• _Work item_
Set down, please, exactly the lines below that run from the line with "In a connection" to the line with "A factored load", both lines included.

• _Supplied material_
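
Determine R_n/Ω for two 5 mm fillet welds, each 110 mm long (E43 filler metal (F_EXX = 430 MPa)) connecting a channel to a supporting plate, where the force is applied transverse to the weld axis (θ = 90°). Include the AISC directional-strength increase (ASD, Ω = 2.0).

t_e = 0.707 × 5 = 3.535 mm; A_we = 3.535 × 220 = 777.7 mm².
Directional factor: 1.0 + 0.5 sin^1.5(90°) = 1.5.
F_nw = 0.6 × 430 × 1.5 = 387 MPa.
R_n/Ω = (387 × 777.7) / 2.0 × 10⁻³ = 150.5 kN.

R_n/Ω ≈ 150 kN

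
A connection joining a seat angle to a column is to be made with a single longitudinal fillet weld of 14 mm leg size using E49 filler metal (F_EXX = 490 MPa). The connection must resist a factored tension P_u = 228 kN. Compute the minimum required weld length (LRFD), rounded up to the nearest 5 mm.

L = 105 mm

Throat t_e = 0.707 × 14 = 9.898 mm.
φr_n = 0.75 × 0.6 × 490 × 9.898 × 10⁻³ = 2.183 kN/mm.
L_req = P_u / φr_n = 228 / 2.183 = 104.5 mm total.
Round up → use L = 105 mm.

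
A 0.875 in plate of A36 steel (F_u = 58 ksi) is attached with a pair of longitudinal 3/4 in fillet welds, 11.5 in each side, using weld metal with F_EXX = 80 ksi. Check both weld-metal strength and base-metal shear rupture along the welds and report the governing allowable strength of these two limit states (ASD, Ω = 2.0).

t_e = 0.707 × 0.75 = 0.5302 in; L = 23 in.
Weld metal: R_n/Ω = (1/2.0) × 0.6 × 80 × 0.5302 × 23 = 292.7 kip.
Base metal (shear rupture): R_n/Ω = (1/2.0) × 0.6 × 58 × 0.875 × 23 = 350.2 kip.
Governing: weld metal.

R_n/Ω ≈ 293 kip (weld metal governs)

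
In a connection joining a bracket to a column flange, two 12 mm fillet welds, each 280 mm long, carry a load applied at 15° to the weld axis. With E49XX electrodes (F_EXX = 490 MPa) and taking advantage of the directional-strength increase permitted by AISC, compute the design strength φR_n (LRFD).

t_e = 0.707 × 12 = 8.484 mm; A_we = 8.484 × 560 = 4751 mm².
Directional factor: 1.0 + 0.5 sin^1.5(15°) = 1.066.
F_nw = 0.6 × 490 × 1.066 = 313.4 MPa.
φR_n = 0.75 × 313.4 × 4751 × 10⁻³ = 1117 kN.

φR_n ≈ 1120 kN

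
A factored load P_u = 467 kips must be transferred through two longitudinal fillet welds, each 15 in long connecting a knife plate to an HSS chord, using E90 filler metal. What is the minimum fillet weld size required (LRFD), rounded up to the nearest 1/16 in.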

---

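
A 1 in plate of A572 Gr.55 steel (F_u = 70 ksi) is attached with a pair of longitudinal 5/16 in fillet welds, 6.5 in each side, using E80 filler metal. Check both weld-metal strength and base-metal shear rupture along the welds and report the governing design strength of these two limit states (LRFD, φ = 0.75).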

--

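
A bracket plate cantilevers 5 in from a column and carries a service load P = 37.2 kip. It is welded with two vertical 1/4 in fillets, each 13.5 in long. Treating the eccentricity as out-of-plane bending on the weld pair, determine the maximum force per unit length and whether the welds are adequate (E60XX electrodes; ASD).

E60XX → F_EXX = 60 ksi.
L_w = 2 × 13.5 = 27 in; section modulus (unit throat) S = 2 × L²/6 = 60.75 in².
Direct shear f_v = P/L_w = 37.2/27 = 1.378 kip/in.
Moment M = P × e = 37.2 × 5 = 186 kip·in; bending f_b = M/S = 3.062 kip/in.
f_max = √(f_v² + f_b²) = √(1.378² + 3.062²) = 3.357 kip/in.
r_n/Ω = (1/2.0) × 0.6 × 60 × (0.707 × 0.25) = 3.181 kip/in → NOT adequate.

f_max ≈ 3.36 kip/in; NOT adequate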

• _Finished task_
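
In a connection joining a bracket to a column flange, two 12 mm fillet welds, each 280 mm long, carry a load applied at 15° to the weld axis. With E49XX electrodes (F_EXX = 490 MPa) and taking advantage of the directional-strength increase permitted by AISC, compute the design strength φR_n (LRFD).

t_e = 0.707 × 12 = 8.484 mm; A_we = 8.484 × 560 = 4751 mm².
Directional factor: 1.0 + 0.5 sin^1.5(15°) = 1.066.
F_nw = 0.6 × 490 × 1.066 = 313.4 MPa.
φR_n = 0.75 × 313.4 × 4751 × 10⁻³ = 1117 kN.

φR_n ≈ 1120 kN

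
A factored load P_u = 467 kips must be transferred through two longitudinal fillet welds, each 15 in long connecting a knife plate to an HSS chord, using E90 filler metal. What is the minimum fillet weld size required (LRFD), rounded up to the nearest 1/16 in.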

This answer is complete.